■ **WHAT YOU ARE ASKED TO DO**
When you return the entries, keep every word and mark exactly as it is.

Entries taken from a collection

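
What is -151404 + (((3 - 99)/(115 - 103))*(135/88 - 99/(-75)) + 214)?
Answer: -41583529/275 ≈ -1.5121e+5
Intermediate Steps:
-151404 + (((3 - 99)/(115 - 103))*(135/88 - 99/(-75)) + 214) = -151404 + ((-96/12)*(135*(1/88) - 99*(-1/75)) + 214) = -151404 + ((-96*1/12)*(135/88 + 33/25) + 214) = -151404 + (-8*6279/2200 + 214) = -151404 + (-6279/275 + 214) = -151404 + 52571/275 = -41583529/275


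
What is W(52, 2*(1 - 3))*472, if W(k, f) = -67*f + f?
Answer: 124608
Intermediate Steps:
W(k, f) = -66*f
W(52, 2*(1 - 3))*472 = -132*(1 - 3)*472 = -132*(-2)*472 = -66*(-4)*472 = 264*472 = 124608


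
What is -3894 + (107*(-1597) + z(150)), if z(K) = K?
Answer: -174623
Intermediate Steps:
-3894 + (107*(-1597) + z(150)) = -3894 + (107*(-1597) + 150) = -3894 + (-170879 + 150) = -3894 - 170729 = -174623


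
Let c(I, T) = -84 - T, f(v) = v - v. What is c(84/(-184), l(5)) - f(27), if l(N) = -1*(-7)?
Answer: -91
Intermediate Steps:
l(N) = 7
f(v) = 0
c(84/(-184), l(5)) - f(27) = (-84 - 1*7) - 1*0 = (-84 - 7) + 0 = -91 + 0 = -91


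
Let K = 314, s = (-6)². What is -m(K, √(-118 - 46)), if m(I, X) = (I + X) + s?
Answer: -350 - 2*I*√41 ≈ -350.0 - 12.806*I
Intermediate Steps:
s = 36
m(I, X) = 36 + I + X (m(I, X) = (I + X) + 36 = 36 + I + X)
-m(K, √(-118 - 46)) = -(36 + 314 + √(-118 - 46)) = -(36 + 314 + √(-164)) = -(36 + 314 + 2*I*√41) = -(350 + 2*I*√41) = -350 - 2*I*√41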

■ **SOLUTION FOR THIS PROBLEM**
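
What is -151404 + (((3 - 99)/(115 - 103))*(135/88 - 99/(-75)) + 214)?
Answer: -41583529/275 ≈ -1.5121e+5
Intermediate Steps:
-151404 + (((3 - 99)/(115 - 103))*(135/88 - 99/(-75)) + 214) = -151404 + ((-96/12)*(135*(1/88) - 99*(-1/75)) + 214) = -151404 + ((-96*1/12)*(135/88 + 33/25) + 214) = -151404 + (-8*6279/2200 + 214) = -151404 + (-6279/275 + 214) = -151404 + 52571/275 = -41583529/275


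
What is W(52, 2*(1 - 3))*472, if W(k, f) = -67*f + f?
Answer: 124608
Intermediate Steps:
W(k, f) = -66*f
W(52, 2*(1 - 3))*472 = -132*(1 - 3)*472 = -132*(-2)*472 = -66*(-4)*472 = 264*472 = 124608


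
What is -3894 + (107*(-1597) + z(150)), if z(K) = K?
Answer: -174623
Intermediate Steps:
-3894 + (107*(-1597) + z(150)) = -3894 + (107*(-1597) + 150) = -3894 + (-170879 + 150) = -3894 - 170729 = -174623


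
Let c(I, T) = -84 - T, f(v) = v - v. What is c(84/(-184), l(5)) - f(27), if l(N) = -1*(-7)?
Answer: -91
Intermediate Steps:
l(N) = 7
f(v) = 0
c(84/(-184), l(5)) - f(27) = (-84 - 1*7) - 1*0 = (-84 - 7) + 0 = -91 + 0 = -91


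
Let K = 314, s = (-6)². What is -m(K, √(-118 - 46)), if m(I, X) = (I + X) + s?
Answer: -350 - 2*I*√41 ≈ -350.0 - 12.806*I
Intermediate Steps:
s = 36
m(I, X) = 36 + I + X (m(I, X) = (I + X) + 36 = 36 + I + X)
-m(K, √(-118 - 46)) = -(36 + 314 + √(-118 - 46)) = -(36 + 314 + √(-164)) = -(36 + 314 + 2*I*√41) = -(350 + 2*I*√41) = -350 - 2*I*√41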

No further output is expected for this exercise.